*TASK DIRECTIONS*. Please repeat, exactly and with nothing extra, the line containing "For the n = 5" and every line after it up to the end of the material.

*RECORDS*.
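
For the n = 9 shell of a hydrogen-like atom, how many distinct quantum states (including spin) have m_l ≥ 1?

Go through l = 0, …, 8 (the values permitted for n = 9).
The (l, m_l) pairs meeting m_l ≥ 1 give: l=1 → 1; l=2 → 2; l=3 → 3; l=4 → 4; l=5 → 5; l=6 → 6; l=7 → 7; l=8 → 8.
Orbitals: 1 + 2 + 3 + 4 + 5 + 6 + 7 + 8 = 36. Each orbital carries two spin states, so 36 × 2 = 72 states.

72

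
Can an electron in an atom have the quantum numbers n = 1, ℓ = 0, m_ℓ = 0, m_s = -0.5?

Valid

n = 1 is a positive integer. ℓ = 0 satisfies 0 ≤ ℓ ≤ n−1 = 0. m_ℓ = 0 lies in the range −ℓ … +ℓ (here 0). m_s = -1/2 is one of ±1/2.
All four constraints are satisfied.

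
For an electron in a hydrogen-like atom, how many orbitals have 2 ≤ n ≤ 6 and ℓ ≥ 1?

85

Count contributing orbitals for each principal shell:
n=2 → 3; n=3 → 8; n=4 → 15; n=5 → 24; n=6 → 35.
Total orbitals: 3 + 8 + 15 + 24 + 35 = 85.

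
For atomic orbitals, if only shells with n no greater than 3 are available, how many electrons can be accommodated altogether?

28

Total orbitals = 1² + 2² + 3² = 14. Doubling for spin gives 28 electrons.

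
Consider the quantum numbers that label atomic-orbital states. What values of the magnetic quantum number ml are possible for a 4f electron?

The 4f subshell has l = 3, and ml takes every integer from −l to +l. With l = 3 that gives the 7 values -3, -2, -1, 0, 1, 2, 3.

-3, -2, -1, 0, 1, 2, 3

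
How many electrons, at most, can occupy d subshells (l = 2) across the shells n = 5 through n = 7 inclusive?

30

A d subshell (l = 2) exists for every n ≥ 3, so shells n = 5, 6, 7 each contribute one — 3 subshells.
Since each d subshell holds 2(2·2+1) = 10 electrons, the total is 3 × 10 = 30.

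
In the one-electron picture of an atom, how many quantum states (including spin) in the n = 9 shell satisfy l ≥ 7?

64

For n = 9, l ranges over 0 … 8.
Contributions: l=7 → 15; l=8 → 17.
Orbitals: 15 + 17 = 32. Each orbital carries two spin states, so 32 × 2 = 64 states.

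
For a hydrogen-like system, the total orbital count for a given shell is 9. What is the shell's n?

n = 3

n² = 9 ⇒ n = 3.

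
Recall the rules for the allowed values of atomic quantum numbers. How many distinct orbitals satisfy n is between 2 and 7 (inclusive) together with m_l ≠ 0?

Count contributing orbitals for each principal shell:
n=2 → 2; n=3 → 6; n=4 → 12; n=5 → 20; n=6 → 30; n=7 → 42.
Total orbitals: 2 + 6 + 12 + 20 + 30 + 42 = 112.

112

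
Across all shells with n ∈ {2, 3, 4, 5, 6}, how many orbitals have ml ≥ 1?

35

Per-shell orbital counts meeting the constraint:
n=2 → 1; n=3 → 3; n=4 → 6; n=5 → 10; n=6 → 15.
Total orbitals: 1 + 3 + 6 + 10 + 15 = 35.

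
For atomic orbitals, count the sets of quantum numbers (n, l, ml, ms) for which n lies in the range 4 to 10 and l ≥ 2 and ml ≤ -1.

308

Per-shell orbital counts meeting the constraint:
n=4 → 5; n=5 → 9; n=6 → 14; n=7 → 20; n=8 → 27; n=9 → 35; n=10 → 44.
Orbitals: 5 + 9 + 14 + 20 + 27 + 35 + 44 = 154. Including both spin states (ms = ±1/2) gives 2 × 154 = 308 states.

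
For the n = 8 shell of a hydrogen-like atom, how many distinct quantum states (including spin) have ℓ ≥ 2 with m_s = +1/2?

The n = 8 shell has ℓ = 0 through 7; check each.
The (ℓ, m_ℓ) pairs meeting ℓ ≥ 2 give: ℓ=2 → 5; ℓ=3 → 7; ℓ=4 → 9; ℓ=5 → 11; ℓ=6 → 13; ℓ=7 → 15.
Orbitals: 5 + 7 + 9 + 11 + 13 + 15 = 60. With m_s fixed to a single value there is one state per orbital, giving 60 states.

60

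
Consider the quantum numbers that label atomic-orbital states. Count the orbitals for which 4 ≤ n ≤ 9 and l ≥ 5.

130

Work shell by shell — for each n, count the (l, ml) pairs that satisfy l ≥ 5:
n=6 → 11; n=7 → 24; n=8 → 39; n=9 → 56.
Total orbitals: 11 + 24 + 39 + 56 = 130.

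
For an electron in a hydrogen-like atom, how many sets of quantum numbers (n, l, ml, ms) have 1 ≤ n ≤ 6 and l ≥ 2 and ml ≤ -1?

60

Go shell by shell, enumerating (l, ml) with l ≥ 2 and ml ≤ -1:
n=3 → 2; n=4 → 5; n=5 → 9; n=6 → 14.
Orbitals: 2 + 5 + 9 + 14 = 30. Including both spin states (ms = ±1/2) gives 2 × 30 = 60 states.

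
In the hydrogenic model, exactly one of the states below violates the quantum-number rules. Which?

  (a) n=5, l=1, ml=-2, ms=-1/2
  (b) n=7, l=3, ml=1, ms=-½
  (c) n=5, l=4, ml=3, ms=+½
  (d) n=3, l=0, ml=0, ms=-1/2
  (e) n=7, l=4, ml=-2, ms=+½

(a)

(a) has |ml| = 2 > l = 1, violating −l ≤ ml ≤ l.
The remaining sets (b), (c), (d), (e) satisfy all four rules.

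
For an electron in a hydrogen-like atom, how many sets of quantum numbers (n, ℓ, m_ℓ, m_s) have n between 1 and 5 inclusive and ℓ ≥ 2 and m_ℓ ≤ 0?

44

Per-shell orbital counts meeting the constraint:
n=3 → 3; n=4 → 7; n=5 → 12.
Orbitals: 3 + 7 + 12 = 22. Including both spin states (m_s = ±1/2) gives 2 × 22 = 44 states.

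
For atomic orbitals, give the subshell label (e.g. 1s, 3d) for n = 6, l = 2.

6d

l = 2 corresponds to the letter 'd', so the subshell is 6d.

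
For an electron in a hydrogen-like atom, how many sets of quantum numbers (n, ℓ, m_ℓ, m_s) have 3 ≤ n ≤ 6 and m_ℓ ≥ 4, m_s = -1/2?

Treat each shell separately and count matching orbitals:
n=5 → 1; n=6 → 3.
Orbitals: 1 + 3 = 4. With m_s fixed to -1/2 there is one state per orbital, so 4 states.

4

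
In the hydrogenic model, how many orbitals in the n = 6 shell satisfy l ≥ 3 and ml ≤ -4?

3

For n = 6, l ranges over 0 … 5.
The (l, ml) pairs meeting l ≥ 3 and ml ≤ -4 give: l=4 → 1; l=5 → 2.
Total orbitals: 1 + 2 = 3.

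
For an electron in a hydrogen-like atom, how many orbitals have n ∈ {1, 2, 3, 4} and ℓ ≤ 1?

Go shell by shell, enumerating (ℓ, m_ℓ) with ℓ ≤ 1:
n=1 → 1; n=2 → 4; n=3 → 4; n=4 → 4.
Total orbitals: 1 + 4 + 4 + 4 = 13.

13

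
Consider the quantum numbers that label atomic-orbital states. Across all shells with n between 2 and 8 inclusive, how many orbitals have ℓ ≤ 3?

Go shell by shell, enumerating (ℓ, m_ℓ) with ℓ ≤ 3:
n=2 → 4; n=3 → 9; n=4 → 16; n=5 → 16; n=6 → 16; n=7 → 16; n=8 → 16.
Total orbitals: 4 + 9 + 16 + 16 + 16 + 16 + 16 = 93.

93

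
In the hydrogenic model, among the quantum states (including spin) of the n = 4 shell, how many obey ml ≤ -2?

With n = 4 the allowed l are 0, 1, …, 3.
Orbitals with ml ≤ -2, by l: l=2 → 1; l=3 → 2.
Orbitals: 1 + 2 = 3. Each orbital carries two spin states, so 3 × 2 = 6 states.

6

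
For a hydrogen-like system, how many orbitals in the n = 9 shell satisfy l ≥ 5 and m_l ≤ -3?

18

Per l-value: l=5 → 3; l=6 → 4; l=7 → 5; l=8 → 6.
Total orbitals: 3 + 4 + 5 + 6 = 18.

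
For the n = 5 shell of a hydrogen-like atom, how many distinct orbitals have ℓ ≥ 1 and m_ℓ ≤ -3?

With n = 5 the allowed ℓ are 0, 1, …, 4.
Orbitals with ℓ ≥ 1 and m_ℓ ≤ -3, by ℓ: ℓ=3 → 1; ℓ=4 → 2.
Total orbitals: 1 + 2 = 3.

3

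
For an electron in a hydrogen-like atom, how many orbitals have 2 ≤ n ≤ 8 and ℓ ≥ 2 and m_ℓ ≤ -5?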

*SOLUTION FOR THIS TASK*.
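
For the n = 5 shell of a hydrogen-like atom, how many distinct orbitals have ℓ ≥ 1 and m_ℓ ≤ -3?

With n = 5 the allowed ℓ are 0, 1, …, 4.
Orbitals with ℓ ≥ 1 and m_ℓ ≤ -3, by ℓ: ℓ=3 → 1; ℓ=4 → 2.
Total orbitals: 1 + 2 = 3.

3

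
For an electron in a hydrogen-like atom, how many orbitals have 2 ≤ n ≤ 8 and ℓ ≥ 2 and m_ℓ ≤ -5?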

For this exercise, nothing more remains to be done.